## What you should do
Whatever appears in the listing must be reproduced exactly.

## Supplied records

************

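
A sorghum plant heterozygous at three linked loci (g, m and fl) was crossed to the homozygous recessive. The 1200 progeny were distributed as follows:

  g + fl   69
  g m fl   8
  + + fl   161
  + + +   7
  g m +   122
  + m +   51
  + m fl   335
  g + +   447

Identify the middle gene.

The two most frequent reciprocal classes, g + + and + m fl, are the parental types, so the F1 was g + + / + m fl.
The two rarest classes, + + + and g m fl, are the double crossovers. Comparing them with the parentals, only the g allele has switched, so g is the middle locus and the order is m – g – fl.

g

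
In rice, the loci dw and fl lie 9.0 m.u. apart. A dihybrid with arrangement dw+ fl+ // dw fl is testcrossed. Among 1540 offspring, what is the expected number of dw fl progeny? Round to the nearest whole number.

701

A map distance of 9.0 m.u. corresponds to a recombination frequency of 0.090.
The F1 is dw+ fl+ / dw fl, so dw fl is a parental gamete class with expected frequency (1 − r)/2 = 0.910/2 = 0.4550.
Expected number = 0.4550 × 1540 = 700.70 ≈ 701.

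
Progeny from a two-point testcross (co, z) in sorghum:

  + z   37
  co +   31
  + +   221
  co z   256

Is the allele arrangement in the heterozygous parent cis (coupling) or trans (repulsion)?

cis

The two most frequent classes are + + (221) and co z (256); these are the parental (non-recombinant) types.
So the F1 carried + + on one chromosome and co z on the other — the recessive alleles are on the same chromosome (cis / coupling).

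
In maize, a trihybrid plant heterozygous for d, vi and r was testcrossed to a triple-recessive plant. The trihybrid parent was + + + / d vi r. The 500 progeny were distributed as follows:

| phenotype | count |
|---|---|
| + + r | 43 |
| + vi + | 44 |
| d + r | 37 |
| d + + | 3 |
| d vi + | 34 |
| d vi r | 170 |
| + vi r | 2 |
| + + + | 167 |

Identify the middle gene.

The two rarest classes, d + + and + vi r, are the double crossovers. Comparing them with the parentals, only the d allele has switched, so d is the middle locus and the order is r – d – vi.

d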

************

## Result of this exercise
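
A sorghum plant heterozygous at three linked loci (g, m and fl) was crossed to the homozygous recessive. The 1200 progeny were distributed as follows:

  g + fl   69
  g m fl   8
  + + fl   161
  + + +   7
  g m +   122
  + m +   51
  + m fl   335
  g + +   447

Identify the middle gene.

The two most frequent reciprocal classes, g + + and + m fl, are the parental types, so the F1 was g + + / + m fl.
The two rarest classes, + + + and g m fl, are the double crossovers. Comparing them with the parentals, only the g allele has switched, so g is the middle locus and the order is m – g – fl.

g

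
In rice, the loci dw and fl lie 9.0 m.u. apart. A dihybrid with arrangement dw+ fl+ // dw fl is testcrossed. Among 1540 offspring, what is the expected number of dw fl progeny? Round to the nearest whole number.

701

A map distance of 9.0 m.u. corresponds to a recombination frequency of 0.090.
The F1 is dw+ fl+ / dw fl, so dw fl is a parental gamete class with expected frequency (1 − r)/2 = 0.910/2 = 0.4550.
Expected number = 0.4550 × 1540 = 700.70 ≈ 701.

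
Progeny from a two-point testcross (co, z) in sorghum:

  + z   37
  co +   31
  + +   221
  co z   256

Is the allele arrangement in the heterozygous parent cis (coupling) or trans (repulsion)?

cis

The two most frequent classes are + + (221) and co z (256); these are the parental (non-recombinant) types.
So the F1 carried + + on one chromosome and co z on the other — the recessive alleles are on the same chromosome (cis / coupling).

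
In maize, a trihybrid plant heterozygous for d, vi and r was testcrossed to a triple-recessive plant. The trihybrid parent was + + + / d vi r. The 500 progeny were distributed as follows:

| phenotype | count |
|---|---|
| + + r | 43 |
| + vi + | 44 |
| d + r | 37 |
| d + + | 3 |
| d vi + | 34 |
| d vi r | 170 |
| + vi r | 2 |
| + + + | 167 |

Identify the middle gene.

The two rarest classes, d + + and + vi r, are the double crossovers. Comparing them with the parentals, only the d allele has switched, so d is the middle locus and the order is r – d – vi.

d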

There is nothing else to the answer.